*Prompt*
Once you have read the records, write them out again exactly.

(Saved entries)
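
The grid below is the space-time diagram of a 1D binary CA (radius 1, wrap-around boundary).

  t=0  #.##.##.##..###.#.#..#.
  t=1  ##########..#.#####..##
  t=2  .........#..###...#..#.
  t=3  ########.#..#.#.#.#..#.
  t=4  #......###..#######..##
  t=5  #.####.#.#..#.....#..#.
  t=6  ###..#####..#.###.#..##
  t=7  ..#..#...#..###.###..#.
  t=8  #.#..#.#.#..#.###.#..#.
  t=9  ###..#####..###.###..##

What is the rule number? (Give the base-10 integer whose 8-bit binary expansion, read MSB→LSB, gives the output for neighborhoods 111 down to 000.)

109

  nb ###: next=.  (t=0,i=13, bit7=0)
  nb ##.: next=#  (t=0,i=3, bit6=1)
  nb #.#: next=#  (t=0,i=1, bit5=1)
  nb #..: next=.  (t=0,i=10, bit4=0)
  nb .##: next=#  (t=0,i=2, bit3=1)
  nb .#.: next=#  (t=0,i=0, bit2=1)
  nb ..#: next=.  (t=0,i=11, bit1=0)
  nb ...: next=#  (t=2,i=0, bit0=1)
  bits 01101101 = 109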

*Reply to the task*
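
The grid below is the space-time diagram of a 1D binary CA (radius 1, wrap-around boundary).

  t=0  #.##.##.##..###.#.#..#.
  t=1  ##########..#.#####..##
  t=2  .........#..###...#..#.
  t=3  ########.#..#.#.#.#..#.
  t=4  #......###..#######..##
  t=5  #.####.#.#..#.....#..#.
  t=6  ###..#####..#.###.#..##
  t=7  ..#..#...#..###.###..#.
  t=8  #.#..#.#.#..#.###.#..#.
  t=9  ###..#####..###.###..##

What is the rule number? (Give the base-10 integer whose 8-bit binary expansion, read MSB→LSB, gives the output for neighborhoods 111 down to 000.)

109

  nb ###: next=.  (t=0,i=13, bit7=0)
  nb ##.: next=#  (t=0,i=3, bit6=1)
  nb #.#: next=#  (t=0,i=1, bit5=1)
  nb #..: next=.  (t=0,i=10, bit4=0)
  nb .##: next=#  (t=0,i=2, bit3=1)
  nb .#.: next=#  (t=0,i=0, bit2=1)
  nb ..#: next=.  (t=0,i=11, bit1=0)
  nb ...: next=#  (t=2,i=0, bit0=1)
  bits 01101101 = 109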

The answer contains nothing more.